[[ Listed entries, beginning ]]

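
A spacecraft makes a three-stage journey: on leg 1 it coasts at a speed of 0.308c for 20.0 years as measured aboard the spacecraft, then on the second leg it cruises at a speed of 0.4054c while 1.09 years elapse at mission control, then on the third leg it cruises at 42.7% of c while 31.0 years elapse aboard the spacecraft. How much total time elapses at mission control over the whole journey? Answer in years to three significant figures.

Δt = 56.4 years

Leg 1: γ = 1/√(1 − 0.308²) = 1/√0.9051 = 1.051; Δt_1 = 1.051 × 20.0 = 21.02 years.
Leg 2: 1.09 years is already measured at mission control.
Leg 3: β = 0.427; γ = 1/√(1 − 0.427²) = 1/√0.8177 = 1.106; Δt_3 = 1.106 × 31.0 = 34.28 years.
Total: 21.02 + 1.090 + 34.28 years.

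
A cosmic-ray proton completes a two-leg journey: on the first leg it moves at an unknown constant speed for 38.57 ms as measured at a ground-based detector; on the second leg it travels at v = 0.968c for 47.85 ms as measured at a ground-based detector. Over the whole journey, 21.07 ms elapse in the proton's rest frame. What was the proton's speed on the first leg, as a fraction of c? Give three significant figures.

β = 0.972

Leg 1: speed unknown; τ_1 = 38.57/γ_1.
Leg 2: γ = 1/√(1 − 0.968²) = 1/√0.06298 = 3.985; τ_2 = 47.85/3.985 = 12.01 ms.
Total proper time: τ_1 + 12.01 = 21.07, so τ_1 = 21.07 − 12.01 = 9.062 ms.
γ_1 = 38.57/9.062 = 4.256; β = √(1 − 1/γ²) = √0.9448.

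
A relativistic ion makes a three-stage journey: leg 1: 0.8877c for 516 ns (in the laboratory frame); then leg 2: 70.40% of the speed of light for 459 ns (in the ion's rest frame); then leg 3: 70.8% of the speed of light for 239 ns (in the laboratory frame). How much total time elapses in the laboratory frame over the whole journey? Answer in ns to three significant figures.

Δt = 1400 ns

Leg 1: 516 ns is already measured in the laboratory frame.
Leg 2: β = 0.7040; γ = 1/√(1 − 0.7040²) = 1/√0.5044 = 1.408; Δt_2 = 1.408 × 459 = 646.3 ns.
Leg 3: 239 ns is already measured in the laboratory frame.
Total: 516.0 + 646.3 + 239.0 ns.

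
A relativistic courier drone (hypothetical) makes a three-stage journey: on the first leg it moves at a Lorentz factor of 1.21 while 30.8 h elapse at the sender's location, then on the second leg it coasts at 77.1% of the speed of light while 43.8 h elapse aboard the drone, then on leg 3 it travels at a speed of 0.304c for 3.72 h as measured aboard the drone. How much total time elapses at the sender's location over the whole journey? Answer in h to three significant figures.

Δt = 103 h

Leg 1: 30.8 h is already measured at the sender's location.
Leg 2: β = 0.771; γ = 1/√(1 − 0.771²) = 1/√0.4056 = 1.570; Δt_2 = 1.570 × 43.8 = 68.78 h.
Leg 3: γ = 1/√(1 − 0.304²) = 1/√0.9076 = 1.050; Δt_3 = 1.050 × 3.72 = 3.905 h.
Total: 30.80 + 68.78 + 3.905 h.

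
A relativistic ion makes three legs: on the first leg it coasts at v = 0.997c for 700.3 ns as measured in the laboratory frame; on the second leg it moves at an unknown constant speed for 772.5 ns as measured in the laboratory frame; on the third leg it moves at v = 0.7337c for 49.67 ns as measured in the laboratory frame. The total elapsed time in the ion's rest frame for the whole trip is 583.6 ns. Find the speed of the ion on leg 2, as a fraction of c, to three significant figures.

Leg 1: γ = 1/√(1 − 0.997²) = 1/√0.005991 = 12.92; τ_1 = 700.3/12.92 = 54.20 ns.
Leg 2: speed unknown; τ_2 = 772.5/γ_2.
Leg 3: γ = 1/√(1 − 0.7337²) = 1/√0.4617 = 1.472; τ_3 = 49.67/1.472 = 33.75 ns.
Total proper time: 54.20 + τ_2 + 33.75 = 583.6, so τ_2 = 583.6 − 87.95 = 495.6 ns.
γ_2 = 772.5/495.6 = 1.559; β = √(1 − 1/γ²) = √0.5883.

β = 0.767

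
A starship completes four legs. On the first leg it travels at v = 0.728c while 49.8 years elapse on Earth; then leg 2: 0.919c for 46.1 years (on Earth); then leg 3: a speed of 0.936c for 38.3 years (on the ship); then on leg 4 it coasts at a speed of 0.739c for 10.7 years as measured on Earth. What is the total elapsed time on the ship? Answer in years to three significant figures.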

[[ Listed entries, end ]]

> Exercise brief
All of the data needs to be printed once more, exactly.

> Exercise solution
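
A spacecraft makes a three-stage journey: on leg 1 it coasts at a speed of 0.308c for 20.0 years as measured aboard the spacecraft, then on the second leg it cruises at a speed of 0.4054c while 1.09 years elapse at mission control, then on the third leg it cruises at 42.7% of c while 31.0 years elapse aboard the spacecraft. How much total time elapses at mission control over the whole journey? Answer in years to three significant figures.

Δt = 56.4 years

Leg 1: γ = 1/√(1 − 0.308²) = 1/√0.9051 = 1.051; Δt_1 = 1.051 × 20.0 = 21.02 years.
Leg 2: 1.09 years is already measured at mission control.
Leg 3: β = 0.427; γ = 1/√(1 − 0.427²) = 1/√0.8177 = 1.106; Δt_3 = 1.106 × 31.0 = 34.28 years.
Total: 21.02 + 1.090 + 34.28 years.

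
A cosmic-ray proton completes a two-leg journey: on the first leg it moves at an unknown constant speed for 38.57 ms as measured at a ground-based detector; on the second leg it travels at v = 0.968c for 47.85 ms as measured at a ground-based detector. Over the whole journey, 21.07 ms elapse in the proton's rest frame. What was the proton's speed on the first leg, as a fraction of c? Give three significant figures.

β = 0.972

Leg 1: speed unknown; τ_1 = 38.57/γ_1.
Leg 2: γ = 1/√(1 − 0.968²) = 1/√0.06298 = 3.985; τ_2 = 47.85/3.985 = 12.01 ms.
Total proper time: τ_1 + 12.01 = 21.07, so τ_1 = 21.07 − 12.01 = 9.062 ms.
γ_1 = 38.57/9.062 = 4.256; β = √(1 − 1/γ²) = √0.9448.

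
A relativistic ion makes a three-stage journey: leg 1: 0.8877c for 516 ns (in the laboratory frame); then leg 2: 70.40% of the speed of light for 459 ns (in the ion's rest frame); then leg 3: 70.8% of the speed of light for 239 ns (in the laboratory frame). How much total time elapses in the laboratory frame over the whole journey? Answer in ns to three significant figures.

Δt = 1400 ns

Leg 1: 516 ns is already measured in the laboratory frame.
Leg 2: β = 0.7040; γ = 1/√(1 − 0.7040²) = 1/√0.5044 = 1.408; Δt_2 = 1.408 × 459 = 646.3 ns.
Leg 3: 239 ns is already measured in the laboratory frame.
Total: 516.0 + 646.3 + 239.0 ns.

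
A relativistic courier drone (hypothetical) makes a three-stage journey: on the first leg it moves at a Lorentz factor of 1.21 while 30.8 h elapse at the sender's location, then on the second leg it coasts at 77.1% of the speed of light while 43.8 h elapse aboard the drone, then on leg 3 it travels at a speed of 0.304c for 3.72 h as measured aboard the drone. How much total time elapses at the sender's location over the whole journey? Answer in h to three significant figures.

Δt = 103 h

Leg 1: 30.8 h is already measured at the sender's location.
Leg 2: β = 0.771; γ = 1/√(1 − 0.771²) = 1/√0.4056 = 1.570; Δt_2 = 1.570 × 43.8 = 68.78 h.
Leg 3: γ = 1/√(1 − 0.304²) = 1/√0.9076 = 1.050; Δt_3 = 1.050 × 3.72 = 3.905 h.
Total: 30.80 + 68.78 + 3.905 h.

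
A relativistic ion makes three legs: on the first leg it coasts at v = 0.997c for 700.3 ns as measured in the laboratory frame; on the second leg it moves at an unknown constant speed for 772.5 ns as measured in the laboratory frame; on the third leg it moves at v = 0.7337c for 49.67 ns as measured in the laboratory frame. The total elapsed time in the ion's rest frame for the whole trip is 583.6 ns. Find the speed of the ion on leg 2, as a fraction of c, to three significant figures.

Leg 1: γ = 1/√(1 − 0.997²) = 1/√0.005991 = 12.92; τ_1 = 700.3/12.92 = 54.20 ns.
Leg 2: speed unknown; τ_2 = 772.5/γ_2.
Leg 3: γ = 1/√(1 − 0.7337²) = 1/√0.4617 = 1.472; τ_3 = 49.67/1.472 = 33.75 ns.
Total proper time: 54.20 + τ_2 + 33.75 = 583.6, so τ_2 = 583.6 − 87.95 = 495.6 ns.
γ_2 = 772.5/495.6 = 1.559; β = √(1 − 1/γ²) = √0.5883.

β = 0.767

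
A starship completes four legs. On the first leg it travels at v = 0.728c while 49.8 years elapse on Earth; then leg 2: 0.919c for 46.1 years (on Earth); then leg 3: a speed of 0.936c for 38.3 years (on the ship); then on leg 4 it coasts at a speed of 0.739c for 10.7 years as measured on Earth. What is the total elapsed time on the ship? Answer in years to three significant figures.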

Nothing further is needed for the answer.